### TASK GOAL
In the records below, find the line containing "Compute the rate"; give it again exactly, along with every line that follows, and nothing else.

-------- DATA IN THIS EXERCISE --------

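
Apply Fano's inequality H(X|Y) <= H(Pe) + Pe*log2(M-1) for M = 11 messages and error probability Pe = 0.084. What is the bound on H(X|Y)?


H(Pe) = -Pe*log2(Pe) - (1-Pe)*log2(1-Pe) = -0.084*log2(0.084) - 0.916*log2(0.916) = 0.300171 + 0.115948 = 0.4161. Pe*log2(M-1) = 0.084*log2(10) = 0.279042. Bound = H(Pe) + Pe*log2(M-1) = 0.300171 + 0.115948 + 0.279042 = 0.6952

0.6952 bits


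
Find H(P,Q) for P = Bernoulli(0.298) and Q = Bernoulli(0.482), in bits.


H(P,Q) = -p*log2(q) - (1-p)*log2(1-q). -0.298*log2(0.482) = 0.313763; -0.702*log2(0.518) = 0.666181. H(P,Q) = 0.313763 + 0.666181 = 0.9799

0.9799 bits


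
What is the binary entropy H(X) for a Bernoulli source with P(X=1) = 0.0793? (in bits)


H = -p*log2(p) - (1-p)*log2(1-p). -0.0793*log2(0.0793) = 0.289963; -0.9207*log2(0.9207) = 0.109745. H = 0.289963 + 0.109745 = 0.3997

0.3997 bits


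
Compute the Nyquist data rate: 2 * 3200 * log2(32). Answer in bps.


Rate = 2 * B * log2(M) = 2 * 3200 * 5.0 = 32000.0

32000.0 bps


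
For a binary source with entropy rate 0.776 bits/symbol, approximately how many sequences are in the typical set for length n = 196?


log2|A_typical| = nH = 196 * 0.776 = 152.096, so |A_typical| ~ 2^152.096 = 6.102e+45

6.102e+45


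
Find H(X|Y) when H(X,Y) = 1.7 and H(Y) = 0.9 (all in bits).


H(X|Y) = H(X,Y) - H(Y) = 1.7 - 0.9 = 0.8

0.8 bits


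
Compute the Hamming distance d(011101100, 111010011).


Count differing positions: ^ . . ^ ^ ^ ^ ^ ^ = 7 differences

7


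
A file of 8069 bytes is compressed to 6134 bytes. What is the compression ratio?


Ratio = original / compressed = 8069 / 6134 = 1.3155

1.3155


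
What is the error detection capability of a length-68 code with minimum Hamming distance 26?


Detection capability = d_min - 1 = 26 - 1 = 25

25 errors


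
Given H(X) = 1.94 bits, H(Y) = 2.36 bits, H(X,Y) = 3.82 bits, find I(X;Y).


I(X;Y) = H(X) + H(Y) - H(X,Y) = 1.94 + 2.36 - 3.82 = 0.48

0.48 bits


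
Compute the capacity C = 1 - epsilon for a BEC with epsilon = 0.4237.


C = 1 - epsilon = 1 - 0.4237 = 0.5763

0.5763 bits


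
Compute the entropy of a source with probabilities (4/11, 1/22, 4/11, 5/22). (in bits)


H = -sum(p_i * log2(p_i)). Terms: -(4/11)*log2(4/11) = 0.530702; -(1/22)*log2(1/22) = 0.202701; -(4/11)*log2(4/11) = 0.530702; -(5/22)*log2(5/22) = 0.485796. H = 0.530702 + 0.202701 + 0.530702 + 0.485796 = 1.7499

1.7499 bits


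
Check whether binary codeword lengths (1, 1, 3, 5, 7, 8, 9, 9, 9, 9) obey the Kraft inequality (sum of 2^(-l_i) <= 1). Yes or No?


Kraft sum = sum(2^(-l_i)) = 1.1758, need <= 1. Result: violated (a binary prefix-free code with these lengths cannot exist)

No


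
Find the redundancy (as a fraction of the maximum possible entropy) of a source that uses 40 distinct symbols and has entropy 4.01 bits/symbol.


H_max = log2(K) = log2(40) = 5.3219 bits/symbol. Redundancy = 1 - H/H_max = 1 - 4.01/5.3219 = 1 - 0.7535 = 0.2465

0.2465


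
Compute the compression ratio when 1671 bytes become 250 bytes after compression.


Ratio = original / compressed = 1671 / 250 = 6.684

6.684


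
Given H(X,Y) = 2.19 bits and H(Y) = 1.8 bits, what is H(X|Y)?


H(X|Y) = H(X,Y) - H(Y) = 2.19 - 1.8 = 0.39

0.39 bits


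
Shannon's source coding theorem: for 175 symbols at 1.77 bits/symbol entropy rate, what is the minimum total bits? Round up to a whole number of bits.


Minimum bits >= n * H = 175 * 1.77 = 309.75, rounded up to a whole number of bits = 310

310 bits


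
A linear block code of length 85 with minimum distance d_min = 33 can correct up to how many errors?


Correction capability = floor((d-1)/2) = floor((33-1)/2) = 16

16 errors


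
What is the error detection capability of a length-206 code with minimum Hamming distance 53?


Detection capability = d_min - 1 = 53 - 1 = 52

52 errors


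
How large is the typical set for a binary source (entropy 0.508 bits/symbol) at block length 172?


log2|A_typical| = nH = 172 * 0.508 = 87.376, so |A_typical| ~ 2^87.376 = 2.008e+26

2.008e+26


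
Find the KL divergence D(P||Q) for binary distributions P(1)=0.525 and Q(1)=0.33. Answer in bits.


KL = p*log2(p/q) + (1-p)*log2((1-p)/(1-q)) = 0.525*log2(0.525/0.33) + 0.475*log2(0.475/0.67) = 0.116

0.116 bits


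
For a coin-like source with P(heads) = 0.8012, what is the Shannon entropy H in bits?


H = -p*log2(p) - (1-p)*log2(1-p). -0.8012*log2(0.8012) = 0.256196; -0.1988*log2(0.1988) = 0.463325. H = 0.256196 + 0.463325 = 0.7195

0.7195 bits


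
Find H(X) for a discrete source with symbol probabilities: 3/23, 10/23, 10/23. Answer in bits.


H = -sum(p_i * log2(p_i)). Terms: -(3/23)*log2(3/23) = 0.383296; -(10/23)*log2(10/23) = 0.522450; -(10/23)*log2(10/23) = 0.522450. H = 0.383296 + 0.522450 + 0.522450 = 1.4282

1.4282 bits


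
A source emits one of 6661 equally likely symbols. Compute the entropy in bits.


H = log2(n) = log2(6661) = 12.7015

12.7015 bits


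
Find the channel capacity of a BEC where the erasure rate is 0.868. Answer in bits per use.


C = 1 - epsilon = 1 - 0.868 = 0.132

0.132 bits


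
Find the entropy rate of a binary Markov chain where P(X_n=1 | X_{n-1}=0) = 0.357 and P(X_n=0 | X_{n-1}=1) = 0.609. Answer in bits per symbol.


Stationary distribution: pi_0 = p10/(p01+p10) = 0.6304, pi_1 = 0.3696. Entropy rate H' = pi_0*H(p01) + pi_1*H(p10) = 0.6304*0.9402 + 0.3696*0.9654 = 0.9495

0.9495 bits/symbol


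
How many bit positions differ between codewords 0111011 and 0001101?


Count differing positions: . ^ ^ . ^ ^ . = 4 differences

4


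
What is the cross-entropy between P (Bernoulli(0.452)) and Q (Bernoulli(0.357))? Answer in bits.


H(P,Q) = -p*log2(q) - (1-p)*log2(1-q). -0.452*log2(0.357) = 0.671674; -0.548*log2(0.643) = 0.349136. H(P,Q) = 0.671674 + 0.349136 = 1.0208

1.0208 bits


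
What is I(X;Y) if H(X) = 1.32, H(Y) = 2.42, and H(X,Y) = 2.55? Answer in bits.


I(X;Y) = H(X) + H(Y) - H(X,Y) = 1.32 + 2.42 - 2.55 = 1.19

1.19 bits


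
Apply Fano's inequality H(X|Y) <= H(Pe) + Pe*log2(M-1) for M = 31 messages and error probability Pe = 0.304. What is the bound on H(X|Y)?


H(Pe) = -Pe*log2(Pe) - (1-Pe)*log2(1-Pe) = -0.304*log2(0.304) - 0.696*log2(0.696) = 0.522228 + 0.363897 = 0.8861. Pe*log2(M-1) = 0.304*log2(30) = 1.491695. Bound = H(Pe) + Pe*log2(M-1) = 0.522228 + 0.363897 + 1.491695 = 2.3778

2.3778 bits


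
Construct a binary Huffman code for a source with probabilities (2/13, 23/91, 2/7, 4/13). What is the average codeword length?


Huffman construction (repeatedly merge the two least-probable nodes; each merge adds 1 bit to every symbol beneath it): 2/13 + 23/91 = 37/91; 2/7 + 4/13 = 54/91; 37/91 + 54/91 = 1. Resulting codeword lengths (in the order the probabilities were given): (2, 2, 2, 2). L_avg = sum(p_i * l_i) = 2/13*2 + 23/91*2 + 2/7*2 + 4/13*2 = 2

2.0 bits


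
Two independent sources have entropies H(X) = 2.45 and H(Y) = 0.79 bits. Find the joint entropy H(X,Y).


For independent variables, H(X,Y) = H(X) + H(Y) = 2.45 + 0.79 = 3.24

3.24 bits


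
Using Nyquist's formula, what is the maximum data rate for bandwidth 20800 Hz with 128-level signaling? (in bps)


Rate = 2 * B * log2(M) = 2 * 20800 * 7.0 = 291200.0

291200.0 bps


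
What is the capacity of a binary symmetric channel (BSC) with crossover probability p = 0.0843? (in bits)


H(p) = -p*log2(p) - (1-p)*log2(1-p) = -0.0843*log2(0.0843) - 0.9157*log2(0.9157) = 0.300810 + 0.116342 = 0.4172. C = 1 - H(p) = 1 - 0.4172 = 0.5828

0.5828 bits


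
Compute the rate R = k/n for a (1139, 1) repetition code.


Rate = k/n = 1/1139

1/1139


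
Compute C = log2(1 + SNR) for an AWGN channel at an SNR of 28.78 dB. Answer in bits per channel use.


SNR_linear = 10^(28.78/10) = 755.0922; C = log2(1 + SNR_linear) = log2(1 + 755.0922) = 9.5624

9.5624 bits/channel use


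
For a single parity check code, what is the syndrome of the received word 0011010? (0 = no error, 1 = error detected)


Syndrome = XOR of all bits = 0 XOR 0 XOR 1 XOR 1 XOR 0 XOR 1 XOR 0 = 1

1


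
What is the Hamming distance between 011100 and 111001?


Count differing positions: ^ . . ^ . ^ = 3 differences

3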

--------

### RESPONSE AREA
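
Compute the rate R = k/n for a (1139, 1) repetition code.


Rate = k/n = 1/1139

1/1139


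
Compute C = log2(1 + SNR) for an AWGN channel at an SNR of 28.78 dB. Answer in bits per channel use.


SNR_linear = 10^(28.78/10) = 755.0922; C = log2(1 + SNR_linear) = log2(1 + 755.0922) = 9.5624

9.5624 bits/channel use


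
For a single parity check code, what is the syndrome of the received word 0011010? (0 = no error, 1 = error detected)


Syndrome = XOR of all bits = 0 XOR 0 XOR 1 XOR 1 XOR 0 XOR 1 XOR 0 = 1

1


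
What is the Hamming distance between 011100 and 111001?


Count differing positions: ^ . . ^ . ^ = 3 differences

3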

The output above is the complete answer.